DIRECTIONS FOR THIS TASK:
Pick out every line in the data below that holds "cost".

THE DATA:

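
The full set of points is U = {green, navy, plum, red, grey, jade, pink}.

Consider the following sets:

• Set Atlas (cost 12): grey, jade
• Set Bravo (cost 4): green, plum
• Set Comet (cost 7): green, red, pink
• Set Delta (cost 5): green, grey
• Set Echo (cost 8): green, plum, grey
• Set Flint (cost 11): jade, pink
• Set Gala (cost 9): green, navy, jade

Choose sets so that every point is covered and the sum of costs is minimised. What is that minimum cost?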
---
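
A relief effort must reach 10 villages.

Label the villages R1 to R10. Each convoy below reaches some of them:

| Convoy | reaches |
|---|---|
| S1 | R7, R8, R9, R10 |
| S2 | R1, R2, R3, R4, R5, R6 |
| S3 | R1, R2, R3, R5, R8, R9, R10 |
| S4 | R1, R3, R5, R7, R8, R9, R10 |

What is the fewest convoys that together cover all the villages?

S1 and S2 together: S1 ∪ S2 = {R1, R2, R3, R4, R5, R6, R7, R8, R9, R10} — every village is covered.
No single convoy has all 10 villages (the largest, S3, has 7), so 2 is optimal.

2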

EXERCISE RESPONSE:
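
• Set Atlas (cost 12): grey, jade
• Set Bravo (cost 4): green, plum
• Set Comet (cost 7): green, red, pink
• Set Delta (cost 5): green, grey
• Set Echo (cost 8): green, plum, grey
• Set Flint (cost 11): jade, pink
• Set Gala (cost 9): green, navy, jade
Choose sets so that every point is covered and the sum of costs is minimised. What is that minimum cost?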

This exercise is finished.